> _Records from a data source_:

------

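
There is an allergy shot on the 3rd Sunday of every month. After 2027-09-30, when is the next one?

September 2027 starts on a Wednesday; its first Sunday is the 5th, so the 3rd Sunday is the 19th — 2027-09-19.
That is not after 2027-09-30, so look at October 2027.
October 2027 starts on a Friday; its first Sunday is the 3rd, so the 3rd Sunday is the 17th — 2027-10-17.

2027-10-17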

------

> _Work order_: Retype every entry word for word.

> _Task answer_:
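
There is an allergy shot on the 3rd Sunday of every month. After 2027-09-30, when is the next one?

September 2027 starts on a Wednesday; its first Sunday is the 5th, so the 3rd Sunday is the 19th — 2027-09-19.
That is not after 2027-09-30, so look at October 2027.
October 2027 starts on a Friday; its first Sunday is the 3rd, so the 3rd Sunday is the 17th — 2027-10-17.

2027-10-17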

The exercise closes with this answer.